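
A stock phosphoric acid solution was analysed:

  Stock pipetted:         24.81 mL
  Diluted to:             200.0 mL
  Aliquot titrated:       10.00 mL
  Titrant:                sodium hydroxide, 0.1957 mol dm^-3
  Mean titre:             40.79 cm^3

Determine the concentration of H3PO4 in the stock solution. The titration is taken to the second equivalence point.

H3PO4 + 2 NaOH → Na2HPO4 + 2 H2O
n(NaOH) = 0.04079 × 0.1957 = 7.983 × 10^-3 mol
From the 1:2 ratio, n(H3PO4) in the aliquot = 1/2 × 7.983 × 10^-3 = 3.991 × 10^-3 mol
[H3PO4]_dilute = 3.991 × 10^-3 / 0.01000 = 0.3991 mol/L
Dilution factor = 200.0 / 24.81 = 8.061
[H3PO4]_stock = 0.3991 × 8.061 = 3.217 mol/L

3.217 mol/L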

— Task details —
Every line of the data above should be copied exactly.

— Solution to the exercise —
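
A stock phosphoric acid solution was analysed:

  Stock pipetted:         24.81 mL
  Diluted to:             200.0 mL
  Aliquot titrated:       10.00 mL
  Titrant:                sodium hydroxide, 0.1957 mol dm^-3
  Mean titre:             40.79 cm^3

Determine the concentration of H3PO4 in the stock solution. The titration is taken to the second equivalence point.

H3PO4 + 2 NaOH → Na2HPO4 + 2 H2O
n(NaOH) = 0.04079 × 0.1957 = 7.983 × 10^-3 mol
From the 1:2 ratio, n(H3PO4) in the aliquot = 1/2 × 7.983 × 10^-3 = 3.991 × 10^-3 mol
[H3PO4]_dilute = 3.991 × 10^-3 / 0.01000 = 0.3991 mol/L
Dilution factor = 200.0 / 24.81 = 8.061
[H3PO4]_stock = 0.3991 × 8.061 = 3.217 mol/L

3.217 mol/L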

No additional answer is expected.